◆ EXERCISE PROMPT
Among the entries below, tally the lines that include "following", and give the number alone.

[Opening DATASET EXTRACT section]

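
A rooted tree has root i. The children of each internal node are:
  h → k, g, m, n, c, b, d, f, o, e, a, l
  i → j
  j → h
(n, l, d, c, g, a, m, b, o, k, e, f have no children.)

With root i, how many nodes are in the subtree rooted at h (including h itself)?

h's subtree: {h, f, b, d, o, l, e, a, m, n, c, g, k}, size 13.

13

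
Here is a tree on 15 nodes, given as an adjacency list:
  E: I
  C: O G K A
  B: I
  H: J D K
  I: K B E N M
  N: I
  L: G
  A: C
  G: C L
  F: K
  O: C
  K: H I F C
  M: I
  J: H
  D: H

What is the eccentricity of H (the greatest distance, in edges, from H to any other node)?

A farthest node from H is L.
The path H-K-C-G-L has 4 edges.

4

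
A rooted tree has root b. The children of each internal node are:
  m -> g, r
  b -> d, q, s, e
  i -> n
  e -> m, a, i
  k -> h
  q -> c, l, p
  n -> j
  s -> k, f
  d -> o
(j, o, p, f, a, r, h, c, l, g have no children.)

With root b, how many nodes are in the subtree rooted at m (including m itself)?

The subtree rooted at m contains: m, g, r — 3 nodes.

3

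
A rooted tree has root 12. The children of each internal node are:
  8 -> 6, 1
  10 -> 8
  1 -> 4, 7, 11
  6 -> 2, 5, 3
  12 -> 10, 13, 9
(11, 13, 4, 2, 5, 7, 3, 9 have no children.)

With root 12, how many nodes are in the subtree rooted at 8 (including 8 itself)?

Descendants of 8 (including itself): 8, 1, 6, 11, 7, 4, 3, 5, 2. That's 9.

9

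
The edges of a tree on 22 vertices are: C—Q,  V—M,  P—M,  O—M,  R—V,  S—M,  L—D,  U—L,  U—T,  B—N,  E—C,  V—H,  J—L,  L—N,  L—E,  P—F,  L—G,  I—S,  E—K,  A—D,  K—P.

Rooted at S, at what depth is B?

7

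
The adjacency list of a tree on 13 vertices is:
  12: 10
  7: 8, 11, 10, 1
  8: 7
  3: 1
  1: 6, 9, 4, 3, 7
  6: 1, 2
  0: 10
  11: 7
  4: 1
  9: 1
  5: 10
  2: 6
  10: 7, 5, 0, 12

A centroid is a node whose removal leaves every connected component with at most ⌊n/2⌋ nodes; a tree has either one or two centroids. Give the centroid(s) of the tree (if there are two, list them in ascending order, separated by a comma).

Removing 7 splits the tree into components of sizes 6, 4, 1, 1; the largest is 6 ≤ ⌊13/2⌋ = 6.
Every other node leaves some component of size > 6, so the centroid is unique.

7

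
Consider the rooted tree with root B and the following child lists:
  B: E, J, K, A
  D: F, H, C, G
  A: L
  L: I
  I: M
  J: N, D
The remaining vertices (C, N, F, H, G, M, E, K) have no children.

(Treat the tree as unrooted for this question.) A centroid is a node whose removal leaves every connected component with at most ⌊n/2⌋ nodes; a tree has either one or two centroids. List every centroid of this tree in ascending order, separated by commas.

B, J

If J is removed the pieces have sizes 7, 5, 1, all ≤ ⌊14/2⌋ = 7.
Its neighbour B also leaves a largest component of size 7, so both are centroids.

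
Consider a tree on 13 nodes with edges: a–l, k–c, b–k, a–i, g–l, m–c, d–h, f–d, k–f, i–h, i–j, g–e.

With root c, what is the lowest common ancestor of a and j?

i

Path a→root: a i h d f k c; path j→root: j i h d f k c.
First common node: i.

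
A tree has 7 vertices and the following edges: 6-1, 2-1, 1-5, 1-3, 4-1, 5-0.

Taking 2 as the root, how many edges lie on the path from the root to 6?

2 → 1 → 6 — 2 edges.

2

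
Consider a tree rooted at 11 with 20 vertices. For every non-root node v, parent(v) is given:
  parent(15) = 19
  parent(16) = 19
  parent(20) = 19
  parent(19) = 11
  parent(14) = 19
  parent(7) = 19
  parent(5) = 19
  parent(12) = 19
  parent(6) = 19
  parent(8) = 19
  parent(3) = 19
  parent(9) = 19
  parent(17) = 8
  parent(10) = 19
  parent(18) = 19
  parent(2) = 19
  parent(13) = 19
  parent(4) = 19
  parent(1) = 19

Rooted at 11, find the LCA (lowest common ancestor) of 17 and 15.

19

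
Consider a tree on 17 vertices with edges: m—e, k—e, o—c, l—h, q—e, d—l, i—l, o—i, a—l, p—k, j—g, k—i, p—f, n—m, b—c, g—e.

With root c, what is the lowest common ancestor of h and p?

h's ancestor chain is h, l, i, o, c and p's is p, k, i, o, c; they first meet at i.

i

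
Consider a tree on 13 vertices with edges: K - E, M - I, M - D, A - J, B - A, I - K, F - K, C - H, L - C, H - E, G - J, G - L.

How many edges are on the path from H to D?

5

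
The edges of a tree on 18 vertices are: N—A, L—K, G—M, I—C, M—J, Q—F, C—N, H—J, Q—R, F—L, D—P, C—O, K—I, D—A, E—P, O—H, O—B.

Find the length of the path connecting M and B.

4

The path is M – J – H – O – B, which has 4 edges.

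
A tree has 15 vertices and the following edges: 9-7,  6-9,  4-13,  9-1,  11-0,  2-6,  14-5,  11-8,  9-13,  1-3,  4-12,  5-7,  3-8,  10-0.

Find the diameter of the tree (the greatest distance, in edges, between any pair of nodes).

Starting from 10, a farthest node is 14 at distance 9.
One longest path: 10-0-11-8-3-1-9-7-5-14.
So the diameter is 9.

9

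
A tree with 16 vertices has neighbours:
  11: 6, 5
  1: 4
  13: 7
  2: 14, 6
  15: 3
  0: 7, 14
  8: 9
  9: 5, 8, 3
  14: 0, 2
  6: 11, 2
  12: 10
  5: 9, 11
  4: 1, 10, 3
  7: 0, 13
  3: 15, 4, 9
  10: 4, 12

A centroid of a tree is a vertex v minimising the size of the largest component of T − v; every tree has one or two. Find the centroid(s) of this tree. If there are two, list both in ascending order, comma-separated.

Delete 5: the remaining components have sizes 8, 7. Max 8 ≤ 8, so 5 is a centroid.
9 is adjacent to 5 and is also a centroid (the largest component after removing it is likewise 8).

5, 9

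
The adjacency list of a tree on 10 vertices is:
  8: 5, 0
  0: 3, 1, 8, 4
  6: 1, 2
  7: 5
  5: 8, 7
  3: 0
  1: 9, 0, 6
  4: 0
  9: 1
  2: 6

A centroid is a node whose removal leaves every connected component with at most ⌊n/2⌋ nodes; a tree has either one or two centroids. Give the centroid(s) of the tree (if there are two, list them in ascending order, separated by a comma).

0

Removing 0 splits the tree into components of sizes 4, 3, 1, 1; the largest is 4 ≤ ⌊10/2⌋ = 5.
No neighbour of 0 does as well, so 0 is the unique centroid.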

[Closing DATASET EXTRACT section]

◆ COMPLETED TASK
3